> **Work task**:
Every record, from first to last, should be written out again exactly.

---------- Entries provided ----------

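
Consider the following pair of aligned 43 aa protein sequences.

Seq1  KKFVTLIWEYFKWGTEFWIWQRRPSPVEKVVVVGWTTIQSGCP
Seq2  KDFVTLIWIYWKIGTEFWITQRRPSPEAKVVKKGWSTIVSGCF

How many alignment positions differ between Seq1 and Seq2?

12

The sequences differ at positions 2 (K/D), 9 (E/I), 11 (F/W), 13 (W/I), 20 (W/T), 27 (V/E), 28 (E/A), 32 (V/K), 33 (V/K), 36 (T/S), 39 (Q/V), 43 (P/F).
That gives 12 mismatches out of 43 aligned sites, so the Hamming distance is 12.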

----------

> **Response below**:
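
Consider the following pair of aligned 43 aa protein sequences.

Seq1  KKFVTLIWEYFKWGTEFWIWQRRPSPVEKVVVVGWTTIQSGCP
Seq2  KDFVTLIWIYWKIGTEFWITQRRPSPEAKVVKKGWSTIVSGCF

How many alignment positions differ between Seq1 and Seq2?

12

The sequences differ at positions 2 (K/D), 9 (E/I), 11 (F/W), 13 (W/I), 20 (W/T), 27 (V/E), 28 (E/A), 32 (V/K), 33 (V/K), 36 (T/S), 39 (Q/V), 43 (P/F).
That gives 12 mismatches out of 43 aligned sites, so the Hamming distance is 12.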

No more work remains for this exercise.